**Work instructions:** Below is a set of records. Please retype every one exactly.

(Collected data)
────────────────
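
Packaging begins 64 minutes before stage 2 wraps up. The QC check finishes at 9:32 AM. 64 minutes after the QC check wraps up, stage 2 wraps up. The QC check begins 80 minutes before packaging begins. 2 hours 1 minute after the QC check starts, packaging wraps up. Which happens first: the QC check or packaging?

the QC check

Stage 2 ends at 9:32 AM + 64 min = 10:36 AM.
Packaging starts at 10:36 AM − 64 min = 9:32 AM.
The QC check starts at 9:32 AM − 80 min = 8:12 AM.
The QC check starts at 8:12 AM and packaging starts at 9:32 AM, so the QC check is first.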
────────────────
**Task response:**
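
Packaging begins 64 minutes before stage 2 wraps up. The QC check finishes at 9:32 AM. 64 minutes after the QC check wraps up, stage 2 wraps up. The QC check begins 80 minutes before packaging begins. 2 hours 1 minute after the QC check starts, packaging wraps up. Which happens first: the QC check or packaging?

the QC check

Stage 2 ends at 9:32 AM + 64 min = 10:36 AM.
Packaging starts at 10:36 AM − 64 min = 9:32 AM.
The QC check starts at 9:32 AM − 80 min = 8:12 AM.
The QC check starts at 8:12 AM and packaging starts at 9:32 AM, so the QC check is first.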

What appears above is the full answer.